Collection entries:
#####
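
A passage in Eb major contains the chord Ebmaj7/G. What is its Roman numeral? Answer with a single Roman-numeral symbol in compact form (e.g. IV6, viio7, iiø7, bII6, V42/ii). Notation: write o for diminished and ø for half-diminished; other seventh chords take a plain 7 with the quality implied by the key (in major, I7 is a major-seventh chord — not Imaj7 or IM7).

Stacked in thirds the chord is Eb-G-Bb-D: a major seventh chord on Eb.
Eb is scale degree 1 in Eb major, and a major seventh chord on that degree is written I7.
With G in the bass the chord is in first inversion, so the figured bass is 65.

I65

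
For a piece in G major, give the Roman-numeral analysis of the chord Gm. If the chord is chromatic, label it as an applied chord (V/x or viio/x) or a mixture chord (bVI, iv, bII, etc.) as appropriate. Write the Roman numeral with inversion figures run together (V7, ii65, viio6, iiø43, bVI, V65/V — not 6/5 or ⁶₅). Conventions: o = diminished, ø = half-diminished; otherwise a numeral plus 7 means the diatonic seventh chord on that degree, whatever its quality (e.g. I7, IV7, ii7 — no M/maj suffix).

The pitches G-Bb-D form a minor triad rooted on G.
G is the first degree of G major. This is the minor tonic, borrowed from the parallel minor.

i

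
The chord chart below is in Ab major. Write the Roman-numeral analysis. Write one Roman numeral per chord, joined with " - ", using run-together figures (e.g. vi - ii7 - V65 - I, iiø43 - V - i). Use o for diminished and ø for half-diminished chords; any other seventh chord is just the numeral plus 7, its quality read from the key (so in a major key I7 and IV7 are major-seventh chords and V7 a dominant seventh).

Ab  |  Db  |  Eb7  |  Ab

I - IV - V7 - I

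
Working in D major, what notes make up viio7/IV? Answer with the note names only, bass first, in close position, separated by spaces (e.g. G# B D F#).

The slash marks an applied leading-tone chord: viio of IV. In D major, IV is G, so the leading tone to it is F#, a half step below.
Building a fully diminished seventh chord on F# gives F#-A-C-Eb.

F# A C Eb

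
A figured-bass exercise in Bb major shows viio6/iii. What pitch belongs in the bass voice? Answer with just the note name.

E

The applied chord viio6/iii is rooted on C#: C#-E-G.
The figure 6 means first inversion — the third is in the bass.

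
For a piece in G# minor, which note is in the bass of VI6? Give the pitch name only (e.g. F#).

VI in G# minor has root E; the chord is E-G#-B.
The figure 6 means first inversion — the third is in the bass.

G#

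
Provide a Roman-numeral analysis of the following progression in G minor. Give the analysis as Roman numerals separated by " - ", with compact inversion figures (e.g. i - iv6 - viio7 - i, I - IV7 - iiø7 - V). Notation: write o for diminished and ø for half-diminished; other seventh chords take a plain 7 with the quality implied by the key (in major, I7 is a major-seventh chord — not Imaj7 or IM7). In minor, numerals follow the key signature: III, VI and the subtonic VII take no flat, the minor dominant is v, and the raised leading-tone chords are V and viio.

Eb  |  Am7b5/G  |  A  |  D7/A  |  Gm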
#####
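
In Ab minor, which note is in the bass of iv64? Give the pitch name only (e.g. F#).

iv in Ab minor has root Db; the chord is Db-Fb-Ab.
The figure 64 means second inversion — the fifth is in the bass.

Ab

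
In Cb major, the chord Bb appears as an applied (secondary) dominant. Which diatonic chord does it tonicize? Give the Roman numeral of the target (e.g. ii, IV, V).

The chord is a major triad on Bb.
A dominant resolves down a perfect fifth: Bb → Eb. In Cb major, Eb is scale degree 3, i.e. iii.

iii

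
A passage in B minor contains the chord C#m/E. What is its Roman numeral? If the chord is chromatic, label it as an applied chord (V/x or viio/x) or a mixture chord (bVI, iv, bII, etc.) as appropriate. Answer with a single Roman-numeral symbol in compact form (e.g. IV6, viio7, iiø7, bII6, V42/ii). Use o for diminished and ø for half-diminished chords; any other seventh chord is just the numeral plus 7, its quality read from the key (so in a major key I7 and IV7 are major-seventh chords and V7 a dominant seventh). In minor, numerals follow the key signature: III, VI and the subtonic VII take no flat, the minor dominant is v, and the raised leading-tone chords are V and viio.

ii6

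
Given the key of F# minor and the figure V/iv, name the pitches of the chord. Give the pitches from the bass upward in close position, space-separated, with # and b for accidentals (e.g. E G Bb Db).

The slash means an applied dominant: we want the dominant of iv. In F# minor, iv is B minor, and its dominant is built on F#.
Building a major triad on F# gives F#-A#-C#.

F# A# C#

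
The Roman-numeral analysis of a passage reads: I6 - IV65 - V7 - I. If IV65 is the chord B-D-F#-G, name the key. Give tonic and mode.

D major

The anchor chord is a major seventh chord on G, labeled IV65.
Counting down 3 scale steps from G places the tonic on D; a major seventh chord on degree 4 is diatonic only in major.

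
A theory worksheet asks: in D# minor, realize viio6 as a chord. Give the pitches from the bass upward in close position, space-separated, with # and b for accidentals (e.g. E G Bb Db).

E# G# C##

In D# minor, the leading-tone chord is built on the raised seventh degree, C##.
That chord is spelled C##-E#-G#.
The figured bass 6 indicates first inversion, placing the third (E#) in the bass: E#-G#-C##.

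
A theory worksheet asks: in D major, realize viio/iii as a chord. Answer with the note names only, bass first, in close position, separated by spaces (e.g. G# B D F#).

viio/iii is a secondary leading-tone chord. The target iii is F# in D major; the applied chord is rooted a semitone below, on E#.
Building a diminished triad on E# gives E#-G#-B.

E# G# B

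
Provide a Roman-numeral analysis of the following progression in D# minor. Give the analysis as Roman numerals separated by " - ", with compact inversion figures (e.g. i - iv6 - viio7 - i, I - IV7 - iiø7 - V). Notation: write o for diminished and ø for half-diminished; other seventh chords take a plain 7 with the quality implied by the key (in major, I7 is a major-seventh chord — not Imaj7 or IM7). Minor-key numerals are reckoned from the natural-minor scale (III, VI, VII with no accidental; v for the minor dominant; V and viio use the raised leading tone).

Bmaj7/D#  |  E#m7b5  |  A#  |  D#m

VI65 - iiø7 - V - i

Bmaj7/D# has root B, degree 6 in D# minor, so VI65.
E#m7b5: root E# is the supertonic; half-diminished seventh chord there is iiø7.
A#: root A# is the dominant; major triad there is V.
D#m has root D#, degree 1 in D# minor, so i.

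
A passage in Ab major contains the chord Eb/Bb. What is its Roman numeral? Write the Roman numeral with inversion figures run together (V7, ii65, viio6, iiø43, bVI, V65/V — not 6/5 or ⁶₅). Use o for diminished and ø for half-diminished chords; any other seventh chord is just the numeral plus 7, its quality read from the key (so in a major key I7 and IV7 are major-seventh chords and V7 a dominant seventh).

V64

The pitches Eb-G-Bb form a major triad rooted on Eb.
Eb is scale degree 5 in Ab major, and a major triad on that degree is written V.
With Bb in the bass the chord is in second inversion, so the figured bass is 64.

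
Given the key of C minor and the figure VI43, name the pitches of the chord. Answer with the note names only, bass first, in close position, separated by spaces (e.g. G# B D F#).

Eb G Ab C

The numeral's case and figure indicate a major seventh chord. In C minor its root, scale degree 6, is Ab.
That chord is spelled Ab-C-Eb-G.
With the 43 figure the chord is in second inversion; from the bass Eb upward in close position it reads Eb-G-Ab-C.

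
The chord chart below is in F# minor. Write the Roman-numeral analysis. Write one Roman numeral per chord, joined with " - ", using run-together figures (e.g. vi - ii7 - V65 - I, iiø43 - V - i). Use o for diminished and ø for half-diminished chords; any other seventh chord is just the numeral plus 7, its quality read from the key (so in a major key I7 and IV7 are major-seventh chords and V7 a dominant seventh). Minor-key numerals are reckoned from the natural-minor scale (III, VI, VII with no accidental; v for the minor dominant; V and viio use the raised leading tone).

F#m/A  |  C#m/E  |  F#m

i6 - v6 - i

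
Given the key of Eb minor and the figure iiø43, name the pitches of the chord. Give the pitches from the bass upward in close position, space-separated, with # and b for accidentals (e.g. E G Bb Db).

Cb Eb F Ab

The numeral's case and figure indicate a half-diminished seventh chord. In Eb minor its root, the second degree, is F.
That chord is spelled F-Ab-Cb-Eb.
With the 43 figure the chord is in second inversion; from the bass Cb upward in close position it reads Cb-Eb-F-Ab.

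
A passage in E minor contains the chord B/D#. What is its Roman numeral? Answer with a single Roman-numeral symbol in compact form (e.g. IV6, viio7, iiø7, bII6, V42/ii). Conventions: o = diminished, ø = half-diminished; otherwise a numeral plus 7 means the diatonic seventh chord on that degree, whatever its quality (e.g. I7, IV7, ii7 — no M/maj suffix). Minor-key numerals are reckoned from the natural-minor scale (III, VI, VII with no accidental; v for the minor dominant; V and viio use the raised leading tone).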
#####
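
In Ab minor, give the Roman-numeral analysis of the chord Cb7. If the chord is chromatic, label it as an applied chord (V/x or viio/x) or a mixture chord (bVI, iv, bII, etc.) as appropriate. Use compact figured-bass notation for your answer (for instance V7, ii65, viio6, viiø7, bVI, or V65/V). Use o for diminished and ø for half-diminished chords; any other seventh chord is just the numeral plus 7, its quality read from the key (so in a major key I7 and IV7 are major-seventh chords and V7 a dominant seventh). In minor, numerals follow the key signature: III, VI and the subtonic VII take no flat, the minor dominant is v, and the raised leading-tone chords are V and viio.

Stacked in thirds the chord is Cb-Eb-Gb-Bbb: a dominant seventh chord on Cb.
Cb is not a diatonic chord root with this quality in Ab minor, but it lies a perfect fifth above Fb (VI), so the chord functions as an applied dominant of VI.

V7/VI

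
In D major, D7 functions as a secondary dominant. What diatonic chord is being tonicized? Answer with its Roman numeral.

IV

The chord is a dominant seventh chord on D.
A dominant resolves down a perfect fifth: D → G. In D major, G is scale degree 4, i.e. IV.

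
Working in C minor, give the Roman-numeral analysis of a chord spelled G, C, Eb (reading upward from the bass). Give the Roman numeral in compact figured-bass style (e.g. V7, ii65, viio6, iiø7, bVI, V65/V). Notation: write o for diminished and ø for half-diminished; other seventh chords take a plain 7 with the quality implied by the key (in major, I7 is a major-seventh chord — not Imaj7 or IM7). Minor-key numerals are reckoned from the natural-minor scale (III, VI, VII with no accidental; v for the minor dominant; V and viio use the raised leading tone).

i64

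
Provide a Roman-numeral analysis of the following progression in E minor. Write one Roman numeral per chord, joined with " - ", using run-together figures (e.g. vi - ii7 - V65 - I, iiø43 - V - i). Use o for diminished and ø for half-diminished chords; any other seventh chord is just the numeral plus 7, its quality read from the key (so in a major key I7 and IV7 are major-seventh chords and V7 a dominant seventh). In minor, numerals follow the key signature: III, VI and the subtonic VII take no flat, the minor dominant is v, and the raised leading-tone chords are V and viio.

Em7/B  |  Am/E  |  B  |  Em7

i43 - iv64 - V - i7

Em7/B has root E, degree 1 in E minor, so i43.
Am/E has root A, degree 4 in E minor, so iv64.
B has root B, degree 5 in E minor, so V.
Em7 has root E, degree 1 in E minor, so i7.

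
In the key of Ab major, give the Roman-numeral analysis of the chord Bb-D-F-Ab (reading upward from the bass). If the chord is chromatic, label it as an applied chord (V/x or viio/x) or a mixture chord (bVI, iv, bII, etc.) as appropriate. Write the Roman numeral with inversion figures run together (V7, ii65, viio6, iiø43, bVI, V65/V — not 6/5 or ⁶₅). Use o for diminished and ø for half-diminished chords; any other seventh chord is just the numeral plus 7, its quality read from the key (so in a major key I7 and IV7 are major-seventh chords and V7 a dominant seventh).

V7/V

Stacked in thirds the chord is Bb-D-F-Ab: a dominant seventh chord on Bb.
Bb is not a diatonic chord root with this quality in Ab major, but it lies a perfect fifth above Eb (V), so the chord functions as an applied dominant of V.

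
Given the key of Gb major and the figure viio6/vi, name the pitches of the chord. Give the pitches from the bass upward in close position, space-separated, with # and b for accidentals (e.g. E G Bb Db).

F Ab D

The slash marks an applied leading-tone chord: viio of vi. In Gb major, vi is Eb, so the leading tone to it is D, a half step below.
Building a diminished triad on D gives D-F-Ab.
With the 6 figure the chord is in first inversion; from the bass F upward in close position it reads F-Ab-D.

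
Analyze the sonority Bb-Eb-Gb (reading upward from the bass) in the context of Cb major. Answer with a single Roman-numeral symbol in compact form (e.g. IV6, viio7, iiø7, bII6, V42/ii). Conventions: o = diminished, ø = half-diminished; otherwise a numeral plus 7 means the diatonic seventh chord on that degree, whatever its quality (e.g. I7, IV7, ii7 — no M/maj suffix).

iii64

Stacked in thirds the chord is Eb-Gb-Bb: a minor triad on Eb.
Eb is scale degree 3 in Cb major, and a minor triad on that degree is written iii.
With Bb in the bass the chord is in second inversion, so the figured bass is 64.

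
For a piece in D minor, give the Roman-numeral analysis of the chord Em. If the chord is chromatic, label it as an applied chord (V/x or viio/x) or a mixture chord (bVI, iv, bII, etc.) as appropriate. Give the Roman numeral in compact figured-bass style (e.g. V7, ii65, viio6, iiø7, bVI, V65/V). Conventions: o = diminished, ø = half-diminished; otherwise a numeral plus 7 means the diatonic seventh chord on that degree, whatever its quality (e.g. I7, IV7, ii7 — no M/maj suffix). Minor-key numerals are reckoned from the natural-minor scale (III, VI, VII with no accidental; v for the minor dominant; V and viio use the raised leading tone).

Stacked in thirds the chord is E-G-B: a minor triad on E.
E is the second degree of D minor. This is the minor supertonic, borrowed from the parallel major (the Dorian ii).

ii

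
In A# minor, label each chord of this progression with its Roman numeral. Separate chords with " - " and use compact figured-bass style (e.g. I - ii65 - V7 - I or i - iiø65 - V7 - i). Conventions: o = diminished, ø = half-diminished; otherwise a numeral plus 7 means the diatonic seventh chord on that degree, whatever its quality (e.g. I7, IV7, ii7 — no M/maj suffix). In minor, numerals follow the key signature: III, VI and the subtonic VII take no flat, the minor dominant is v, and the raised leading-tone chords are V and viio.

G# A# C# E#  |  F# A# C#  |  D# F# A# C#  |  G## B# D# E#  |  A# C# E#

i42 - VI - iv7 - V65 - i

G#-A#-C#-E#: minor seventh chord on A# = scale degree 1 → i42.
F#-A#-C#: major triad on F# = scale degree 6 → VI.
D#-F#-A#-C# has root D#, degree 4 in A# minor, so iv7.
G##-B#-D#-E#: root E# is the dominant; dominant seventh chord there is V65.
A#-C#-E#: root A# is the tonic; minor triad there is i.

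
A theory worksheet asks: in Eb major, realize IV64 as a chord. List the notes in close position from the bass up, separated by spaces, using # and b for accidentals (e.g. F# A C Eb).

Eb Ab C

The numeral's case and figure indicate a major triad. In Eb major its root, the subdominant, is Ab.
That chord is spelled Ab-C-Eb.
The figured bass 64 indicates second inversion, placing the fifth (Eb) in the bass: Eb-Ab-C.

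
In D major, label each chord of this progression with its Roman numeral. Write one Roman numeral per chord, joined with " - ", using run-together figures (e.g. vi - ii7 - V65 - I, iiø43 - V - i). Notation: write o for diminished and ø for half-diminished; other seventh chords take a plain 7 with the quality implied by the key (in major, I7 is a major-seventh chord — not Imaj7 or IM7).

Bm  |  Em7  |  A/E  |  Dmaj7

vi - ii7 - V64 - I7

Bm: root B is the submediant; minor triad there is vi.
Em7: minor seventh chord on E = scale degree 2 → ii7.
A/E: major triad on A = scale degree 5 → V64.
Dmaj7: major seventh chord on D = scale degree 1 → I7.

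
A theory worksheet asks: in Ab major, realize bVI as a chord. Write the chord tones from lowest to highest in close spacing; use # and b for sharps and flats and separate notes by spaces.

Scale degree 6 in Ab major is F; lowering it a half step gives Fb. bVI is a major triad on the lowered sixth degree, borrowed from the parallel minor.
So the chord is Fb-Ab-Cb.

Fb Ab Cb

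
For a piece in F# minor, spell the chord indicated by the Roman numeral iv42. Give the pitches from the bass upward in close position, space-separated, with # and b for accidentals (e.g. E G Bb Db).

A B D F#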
#####
- **Your objective**:
Show all lines in the entries above where the word "joined" appears.

- **Solved exercise**:
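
The chord chart below is in Ab major. Write the Roman-numeral analysis. Write one Roman numeral per chord, joined with " - ", using run-together figures (e.g. vi - ii7 - V65 - I, iiø43 - V - i). Use o for diminished and ø for half-diminished chords; any other seventh chord is just the numeral plus 7, its quality read from the key (so in a major key I7 and IV7 are major-seventh chords and V7 a dominant seventh).
The chord chart below is in F# minor. Write the Roman-numeral analysis. Write one Roman numeral per chord, joined with " - ", using run-together figures (e.g. vi - ii7 - V65 - I, iiø43 - V - i). Use o for diminished and ø for half-diminished chords; any other seventh chord is just the numeral plus 7, its quality read from the key (so in a major key I7 and IV7 are major-seventh chords and V7 a dominant seventh). Minor-key numerals are reckoned from the natural-minor scale (III, VI, VII with no accidental; v for the minor dominant; V and viio use the raised leading tone).
Provide a Roman-numeral analysis of the following progression in E minor. Write one Roman numeral per chord, joined with " - ", using run-together figures (e.g. vi - ii7 - V65 - I, iiø43 - V - i). Use o for diminished and ø for half-diminished chords; any other seventh chord is just the numeral plus 7, its quality read from the key (so in a major key I7 and IV7 are major-seventh chords and V7 a dominant seventh). In minor, numerals follow the key signature: III, VI and the subtonic VII take no flat, the minor dominant is v, and the raised leading-tone chords are V and viio.
In D major, label each chord of this progression with its Roman numeral. Write one Roman numeral per chord, joined with " - ", using run-together figures (e.g. vi - ii7 - V65 - I, iiø43 - V - i). Notation: write o for diminished and ø for half-diminished; other seventh chords take a plain 7 with the quality implied by the key (in major, I7 is a major-seventh chord — not Imaj7 or IM7).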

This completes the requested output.